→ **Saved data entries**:
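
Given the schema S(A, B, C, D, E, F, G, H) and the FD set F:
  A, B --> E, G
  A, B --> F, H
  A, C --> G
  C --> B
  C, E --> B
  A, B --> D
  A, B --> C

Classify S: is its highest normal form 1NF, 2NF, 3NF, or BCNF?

3NF

Candidate keys: {A, B}, {A, C}. Prime attributes: {A, B, C}.
For C --> B we have {C}⁺ = {B, C}; {C} is not a superkey, so BCNF fails.
Since {B} ⊆ prime attributes and every other non-superkey FD also has a prime right side, the schema is in 3NF.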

→ **INSTRUCTIONS TO FOLLOW**:
Restate all of the entries above precisely.

→ **TASK ANSWER**:
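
Given the schema S(A, B, C, D, E, F, G, H) and the FD set F:
  A, B --> E, G
  A, B --> F, H
  A, C --> G
  C --> B
  C, E --> B
  A, B --> D
  A, B --> C

Classify S: is its highest normal form 1NF, 2NF, 3NF, or BCNF?

3NF

Candidate keys: {A, B}, {A, C}. Prime attributes: {A, B, C}.
For C --> B we have {C}⁺ = {B, C}; {C} is not a superkey, so BCNF fails.
Since {B} ⊆ prime attributes and every other non-superkey FD also has a prime right side, the schema is in 3NF.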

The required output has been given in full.